Write out exactly, with no other output, the lines below from the one that contains "13 | ACC010" through the end.

Records from a data collection:
☆ ☆ ☆

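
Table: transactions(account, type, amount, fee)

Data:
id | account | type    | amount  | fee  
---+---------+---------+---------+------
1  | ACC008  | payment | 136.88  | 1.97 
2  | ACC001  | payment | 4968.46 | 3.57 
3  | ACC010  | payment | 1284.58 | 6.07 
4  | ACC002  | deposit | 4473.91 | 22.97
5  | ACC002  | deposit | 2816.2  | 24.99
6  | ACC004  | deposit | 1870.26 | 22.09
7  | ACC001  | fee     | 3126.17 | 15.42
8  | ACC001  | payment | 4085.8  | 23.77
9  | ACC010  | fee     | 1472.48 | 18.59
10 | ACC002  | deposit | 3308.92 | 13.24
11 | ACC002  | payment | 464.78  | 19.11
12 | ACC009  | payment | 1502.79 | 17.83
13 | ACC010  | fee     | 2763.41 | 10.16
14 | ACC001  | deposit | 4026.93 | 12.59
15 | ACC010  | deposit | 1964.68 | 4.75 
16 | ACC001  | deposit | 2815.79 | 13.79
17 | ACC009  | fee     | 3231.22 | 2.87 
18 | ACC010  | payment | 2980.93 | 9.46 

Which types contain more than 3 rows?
SELECT type, COUNT(*) as cnt
FROM transactions
GROUP BY type
HAVING COUNT(*) > 3

Result:
  deposit: 7
  fee: 4
  payment: 7

Note: HAVING filters groups after aggregation, WHERE filters rows before.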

☆ ☆ ☆

#### [Exercise answer]
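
13 | ACC010  | fee     | 2763.41 | 10.16
14 | ACC001  | deposit | 4026.93 | 12.59
15 | ACC010  | deposit | 1964.68 | 4.75 
16 | ACC001  | deposit | 2815.79 | 13.79
17 | ACC009  | fee     | 3231.22 | 2.87 
18 | ACC010  | payment | 2980.93 | 9.46 

Which types contain more than 3 rows?
SELECT type, COUNT(*) as cnt
FROM transactions
GROUP BY type
HAVING COUNT(*) > 3

Result:
  deposit: 7
  fee: 4
  payment: 7

Note: HAVING filters groups after aggregation, WHERE filters rows before.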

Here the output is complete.